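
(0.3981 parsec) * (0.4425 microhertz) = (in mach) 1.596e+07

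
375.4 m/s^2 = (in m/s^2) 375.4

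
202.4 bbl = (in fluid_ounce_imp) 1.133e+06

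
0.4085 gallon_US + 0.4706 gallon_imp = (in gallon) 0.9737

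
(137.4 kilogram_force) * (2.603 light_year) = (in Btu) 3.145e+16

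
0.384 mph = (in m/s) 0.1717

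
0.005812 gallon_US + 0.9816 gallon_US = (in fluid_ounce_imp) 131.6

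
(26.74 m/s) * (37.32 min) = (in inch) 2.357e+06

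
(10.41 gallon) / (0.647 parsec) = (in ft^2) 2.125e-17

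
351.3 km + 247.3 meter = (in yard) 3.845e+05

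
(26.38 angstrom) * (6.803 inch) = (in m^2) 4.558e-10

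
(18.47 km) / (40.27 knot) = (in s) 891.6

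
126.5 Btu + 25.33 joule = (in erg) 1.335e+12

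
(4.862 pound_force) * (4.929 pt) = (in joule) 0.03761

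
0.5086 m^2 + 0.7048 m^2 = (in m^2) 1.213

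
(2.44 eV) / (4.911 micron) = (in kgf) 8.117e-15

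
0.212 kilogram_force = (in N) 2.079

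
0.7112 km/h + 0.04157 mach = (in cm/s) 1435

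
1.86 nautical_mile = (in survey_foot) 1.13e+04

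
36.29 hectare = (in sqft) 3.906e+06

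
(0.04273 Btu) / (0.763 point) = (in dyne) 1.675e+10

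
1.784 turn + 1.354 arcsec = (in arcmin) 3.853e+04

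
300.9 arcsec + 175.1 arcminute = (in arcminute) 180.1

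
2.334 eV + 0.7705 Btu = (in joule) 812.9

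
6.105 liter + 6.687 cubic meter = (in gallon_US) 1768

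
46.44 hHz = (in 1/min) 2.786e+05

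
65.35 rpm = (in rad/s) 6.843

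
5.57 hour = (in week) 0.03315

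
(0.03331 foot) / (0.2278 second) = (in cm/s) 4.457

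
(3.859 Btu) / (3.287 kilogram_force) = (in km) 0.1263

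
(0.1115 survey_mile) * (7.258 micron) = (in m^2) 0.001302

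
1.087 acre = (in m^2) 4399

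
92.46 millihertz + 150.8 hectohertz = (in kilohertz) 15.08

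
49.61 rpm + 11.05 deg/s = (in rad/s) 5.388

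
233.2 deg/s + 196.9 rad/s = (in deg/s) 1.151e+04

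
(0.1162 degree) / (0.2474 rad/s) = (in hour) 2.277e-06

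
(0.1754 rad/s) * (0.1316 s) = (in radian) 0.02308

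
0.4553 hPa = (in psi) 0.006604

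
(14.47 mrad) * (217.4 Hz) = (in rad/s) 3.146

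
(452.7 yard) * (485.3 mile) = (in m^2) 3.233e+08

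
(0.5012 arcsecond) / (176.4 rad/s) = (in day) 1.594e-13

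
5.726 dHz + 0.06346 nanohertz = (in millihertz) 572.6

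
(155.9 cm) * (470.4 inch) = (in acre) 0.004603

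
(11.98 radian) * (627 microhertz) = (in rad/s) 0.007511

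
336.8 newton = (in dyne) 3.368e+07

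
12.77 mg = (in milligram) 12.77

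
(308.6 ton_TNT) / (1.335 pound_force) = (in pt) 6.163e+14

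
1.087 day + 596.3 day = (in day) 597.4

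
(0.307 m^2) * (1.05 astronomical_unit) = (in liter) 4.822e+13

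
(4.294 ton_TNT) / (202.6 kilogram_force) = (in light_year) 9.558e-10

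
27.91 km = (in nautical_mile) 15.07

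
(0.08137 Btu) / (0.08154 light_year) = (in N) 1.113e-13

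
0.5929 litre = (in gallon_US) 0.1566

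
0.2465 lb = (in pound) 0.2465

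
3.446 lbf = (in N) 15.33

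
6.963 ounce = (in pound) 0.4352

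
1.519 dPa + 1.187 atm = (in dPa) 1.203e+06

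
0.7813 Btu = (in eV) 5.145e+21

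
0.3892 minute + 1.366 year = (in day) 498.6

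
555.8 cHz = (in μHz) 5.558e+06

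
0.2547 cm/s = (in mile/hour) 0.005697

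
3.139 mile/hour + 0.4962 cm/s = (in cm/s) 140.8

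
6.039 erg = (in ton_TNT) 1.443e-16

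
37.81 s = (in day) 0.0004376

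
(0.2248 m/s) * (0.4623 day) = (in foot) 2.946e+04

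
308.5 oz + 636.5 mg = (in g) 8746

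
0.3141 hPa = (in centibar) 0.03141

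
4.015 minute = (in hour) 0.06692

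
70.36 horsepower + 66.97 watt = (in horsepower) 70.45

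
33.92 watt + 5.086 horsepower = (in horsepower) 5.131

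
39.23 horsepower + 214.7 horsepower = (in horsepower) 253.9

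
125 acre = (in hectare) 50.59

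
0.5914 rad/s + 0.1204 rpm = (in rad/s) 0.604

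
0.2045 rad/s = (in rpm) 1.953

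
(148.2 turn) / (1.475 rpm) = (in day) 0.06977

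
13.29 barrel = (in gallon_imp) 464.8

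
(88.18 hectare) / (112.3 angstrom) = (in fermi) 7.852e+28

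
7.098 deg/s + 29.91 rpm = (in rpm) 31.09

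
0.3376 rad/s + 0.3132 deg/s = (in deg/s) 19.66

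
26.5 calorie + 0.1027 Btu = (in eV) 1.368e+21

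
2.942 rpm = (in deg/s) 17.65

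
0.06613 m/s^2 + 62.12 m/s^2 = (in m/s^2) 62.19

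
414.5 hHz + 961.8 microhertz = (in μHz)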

+-------+

*Task description*
Among the records above, find each line holding the string "liter" and pull it out.

*Answer to this exercise*
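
6.105 liter + 6.687 cubic meter = (in gallon_US) 1768
(0.307 m^2) * (1.05 astronomical_unit) = (in liter) 4.822e+13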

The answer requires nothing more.